(Data excerpts)
▬▬▬▬▬▬▬▬▬▬

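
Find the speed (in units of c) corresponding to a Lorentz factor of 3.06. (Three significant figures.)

0.945c

β = √(1 − 1/γ²) = √(1 − 1/9.3636) = √0.893203 = 0.945.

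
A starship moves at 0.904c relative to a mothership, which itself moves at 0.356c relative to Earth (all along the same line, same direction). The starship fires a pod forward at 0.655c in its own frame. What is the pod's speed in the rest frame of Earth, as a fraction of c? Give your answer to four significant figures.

Compose velocities in two stages. Stage 1 (into S'): u₁ = (0.655+0.904)/(1+0.655×0.904) = 0.9792.
Stage 2 (into S): u = (0.9792+0.356)/(1+0.9792×0.356) = 0.99007, so the speed is 0.9901c.

0.9901c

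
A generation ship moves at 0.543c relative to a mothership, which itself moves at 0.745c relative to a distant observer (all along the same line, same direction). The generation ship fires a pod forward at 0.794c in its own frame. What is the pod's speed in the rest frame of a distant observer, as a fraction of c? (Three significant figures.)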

▬▬▬▬▬▬▬▬▬▬

• EXERCISE BRIEF
Every entry above should be given again exactly as shown.

• REPLY
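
Find the speed (in units of c) corresponding to a Lorentz factor of 3.06. (Three significant figures.)

0.945c

β = √(1 − 1/γ²) = √(1 − 1/9.3636) = √0.893203 = 0.945.

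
A starship moves at 0.904c relative to a mothership, which itself moves at 0.356c relative to Earth (all along the same line, same direction). The starship fires a pod forward at 0.655c in its own frame. What is the pod's speed in the rest frame of Earth, as a fraction of c? Give your answer to four significant figures.

Compose velocities in two stages. Stage 1 (into S'): u₁ = (0.655+0.904)/(1+0.655×0.904) = 0.9792.
Stage 2 (into S): u = (0.9792+0.356)/(1+0.9792×0.356) = 0.99007, so the speed is 0.9901c.

0.9901c

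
A generation ship moves at 0.543c relative to a mothership, which itself moves at 0.745c relative to a distant observer (all along the same line, same direction). The generation ship fires a pod forward at 0.794c in its own frame. What is the pod's speed in the rest frame of a distant observer, as a fraction of c? (Three significant figures.)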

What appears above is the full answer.